Supplied information below:

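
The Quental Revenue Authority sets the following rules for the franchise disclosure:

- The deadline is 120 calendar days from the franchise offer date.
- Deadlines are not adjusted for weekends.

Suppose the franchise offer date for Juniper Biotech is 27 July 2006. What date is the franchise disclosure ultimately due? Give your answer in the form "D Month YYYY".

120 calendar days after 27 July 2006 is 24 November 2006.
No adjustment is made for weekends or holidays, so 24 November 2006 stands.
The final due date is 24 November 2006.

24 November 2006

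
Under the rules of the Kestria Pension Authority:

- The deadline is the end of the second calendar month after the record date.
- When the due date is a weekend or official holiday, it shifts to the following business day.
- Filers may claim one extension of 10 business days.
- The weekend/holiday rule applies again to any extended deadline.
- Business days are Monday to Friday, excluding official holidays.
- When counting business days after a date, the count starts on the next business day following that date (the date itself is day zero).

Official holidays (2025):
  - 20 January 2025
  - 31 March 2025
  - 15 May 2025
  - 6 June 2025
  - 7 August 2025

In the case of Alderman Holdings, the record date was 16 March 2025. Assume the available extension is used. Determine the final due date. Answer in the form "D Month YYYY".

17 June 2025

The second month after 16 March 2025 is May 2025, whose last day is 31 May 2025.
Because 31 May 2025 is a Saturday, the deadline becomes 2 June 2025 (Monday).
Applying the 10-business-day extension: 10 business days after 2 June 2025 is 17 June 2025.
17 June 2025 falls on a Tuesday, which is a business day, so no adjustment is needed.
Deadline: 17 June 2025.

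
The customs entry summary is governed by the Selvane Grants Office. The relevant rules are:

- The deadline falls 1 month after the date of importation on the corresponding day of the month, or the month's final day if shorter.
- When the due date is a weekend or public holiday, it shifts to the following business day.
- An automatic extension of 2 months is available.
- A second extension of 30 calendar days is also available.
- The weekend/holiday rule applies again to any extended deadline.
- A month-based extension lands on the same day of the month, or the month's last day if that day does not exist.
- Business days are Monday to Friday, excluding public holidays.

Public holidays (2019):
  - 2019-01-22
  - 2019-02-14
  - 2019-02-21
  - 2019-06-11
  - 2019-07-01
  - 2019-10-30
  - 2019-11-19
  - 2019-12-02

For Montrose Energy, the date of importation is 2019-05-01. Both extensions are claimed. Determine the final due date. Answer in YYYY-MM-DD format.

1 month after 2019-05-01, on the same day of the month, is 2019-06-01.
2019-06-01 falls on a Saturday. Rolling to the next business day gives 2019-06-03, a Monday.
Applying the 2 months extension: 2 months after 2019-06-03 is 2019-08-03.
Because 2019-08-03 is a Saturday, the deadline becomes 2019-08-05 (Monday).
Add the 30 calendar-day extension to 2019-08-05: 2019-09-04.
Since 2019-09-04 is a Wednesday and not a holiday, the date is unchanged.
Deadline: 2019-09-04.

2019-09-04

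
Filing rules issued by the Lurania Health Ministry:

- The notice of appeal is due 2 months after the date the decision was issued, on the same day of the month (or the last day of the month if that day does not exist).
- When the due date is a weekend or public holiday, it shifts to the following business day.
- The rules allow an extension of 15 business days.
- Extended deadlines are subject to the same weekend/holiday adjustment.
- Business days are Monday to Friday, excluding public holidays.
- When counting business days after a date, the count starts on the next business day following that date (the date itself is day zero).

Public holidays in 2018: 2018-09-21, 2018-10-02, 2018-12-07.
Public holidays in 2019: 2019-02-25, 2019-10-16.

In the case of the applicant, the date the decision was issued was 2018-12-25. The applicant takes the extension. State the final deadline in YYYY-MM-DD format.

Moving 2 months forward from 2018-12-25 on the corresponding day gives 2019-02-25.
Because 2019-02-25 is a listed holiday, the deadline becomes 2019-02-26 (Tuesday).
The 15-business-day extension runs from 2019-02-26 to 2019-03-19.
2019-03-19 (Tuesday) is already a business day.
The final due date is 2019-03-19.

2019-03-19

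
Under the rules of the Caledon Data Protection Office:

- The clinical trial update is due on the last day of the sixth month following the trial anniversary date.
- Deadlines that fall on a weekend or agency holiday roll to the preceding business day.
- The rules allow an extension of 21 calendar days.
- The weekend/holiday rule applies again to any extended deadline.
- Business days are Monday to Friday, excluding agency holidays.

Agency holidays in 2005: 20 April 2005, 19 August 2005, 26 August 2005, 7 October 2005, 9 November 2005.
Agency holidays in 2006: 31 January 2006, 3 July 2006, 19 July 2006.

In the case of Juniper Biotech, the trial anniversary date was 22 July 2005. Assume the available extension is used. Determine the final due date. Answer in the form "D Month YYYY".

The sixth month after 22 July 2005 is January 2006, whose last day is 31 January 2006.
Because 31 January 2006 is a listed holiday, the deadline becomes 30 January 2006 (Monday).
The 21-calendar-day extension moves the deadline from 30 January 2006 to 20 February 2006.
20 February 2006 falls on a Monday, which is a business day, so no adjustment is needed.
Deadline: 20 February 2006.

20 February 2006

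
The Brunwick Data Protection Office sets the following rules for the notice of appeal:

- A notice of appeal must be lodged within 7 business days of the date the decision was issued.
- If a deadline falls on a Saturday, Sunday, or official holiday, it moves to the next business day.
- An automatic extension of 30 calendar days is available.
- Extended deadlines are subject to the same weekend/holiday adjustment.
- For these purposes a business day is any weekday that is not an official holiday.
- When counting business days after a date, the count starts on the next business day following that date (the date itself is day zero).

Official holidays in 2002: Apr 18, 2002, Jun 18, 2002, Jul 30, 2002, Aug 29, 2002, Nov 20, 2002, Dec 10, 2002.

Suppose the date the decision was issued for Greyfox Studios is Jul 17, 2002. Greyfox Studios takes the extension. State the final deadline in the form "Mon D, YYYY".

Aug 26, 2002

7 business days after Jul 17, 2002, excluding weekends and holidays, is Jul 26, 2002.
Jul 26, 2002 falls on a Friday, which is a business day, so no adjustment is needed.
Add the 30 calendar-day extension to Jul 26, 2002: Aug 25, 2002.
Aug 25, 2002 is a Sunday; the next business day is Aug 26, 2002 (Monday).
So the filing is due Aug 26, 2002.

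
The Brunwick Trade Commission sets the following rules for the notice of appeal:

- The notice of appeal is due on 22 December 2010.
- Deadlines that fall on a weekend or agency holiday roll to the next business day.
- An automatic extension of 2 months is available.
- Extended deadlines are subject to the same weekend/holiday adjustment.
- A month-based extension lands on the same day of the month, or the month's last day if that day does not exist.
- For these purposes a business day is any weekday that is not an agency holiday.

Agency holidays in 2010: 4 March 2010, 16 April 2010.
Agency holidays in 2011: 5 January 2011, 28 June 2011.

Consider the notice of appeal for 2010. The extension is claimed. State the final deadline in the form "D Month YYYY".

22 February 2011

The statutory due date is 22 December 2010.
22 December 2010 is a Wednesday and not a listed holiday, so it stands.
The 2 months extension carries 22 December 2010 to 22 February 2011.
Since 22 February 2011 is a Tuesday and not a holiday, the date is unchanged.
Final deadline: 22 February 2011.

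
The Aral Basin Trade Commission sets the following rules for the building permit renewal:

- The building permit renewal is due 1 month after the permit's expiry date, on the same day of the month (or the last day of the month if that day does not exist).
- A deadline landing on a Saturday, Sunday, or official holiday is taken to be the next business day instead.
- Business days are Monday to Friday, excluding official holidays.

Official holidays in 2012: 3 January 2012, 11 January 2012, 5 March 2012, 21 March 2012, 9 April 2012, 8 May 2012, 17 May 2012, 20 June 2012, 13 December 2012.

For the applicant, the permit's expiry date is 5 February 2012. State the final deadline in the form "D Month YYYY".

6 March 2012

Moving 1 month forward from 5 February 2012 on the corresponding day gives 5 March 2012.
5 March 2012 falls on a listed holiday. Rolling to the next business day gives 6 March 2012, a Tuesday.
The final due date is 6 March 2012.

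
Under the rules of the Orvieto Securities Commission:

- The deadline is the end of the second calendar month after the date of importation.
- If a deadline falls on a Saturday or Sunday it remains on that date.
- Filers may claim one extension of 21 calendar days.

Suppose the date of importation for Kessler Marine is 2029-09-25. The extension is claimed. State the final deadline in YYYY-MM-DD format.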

End of Supplied information.

## Task brief:
Every line above from the line with "- 20 January 2025" to the line with "The customs entry" is wanted, ends included; write them out exactly and add no other line.

## Reply:
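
  - 20 January 2025
  - 31 March 2025
  - 15 May 2025
  - 6 June 2025
  - 7 August 2025

In the case of Alderman Holdings, the record date was 16 March 2025. Assume the available extension is used. Determine the final due date. Answer in the form "D Month YYYY".

17 June 2025

The second month after 16 March 2025 is May 2025, whose last day is 31 May 2025.
Because 31 May 2025 is a Saturday, the deadline becomes 2 June 2025 (Monday).
Applying the 10-business-day extension: 10 business days after 2 June 2025 is 17 June 2025.
17 June 2025 falls on a Tuesday, which is a business day, so no adjustment is needed.
Deadline: 17 June 2025.

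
The customs entry summary is governed by the Selvane Grants Office. The relevant rules are: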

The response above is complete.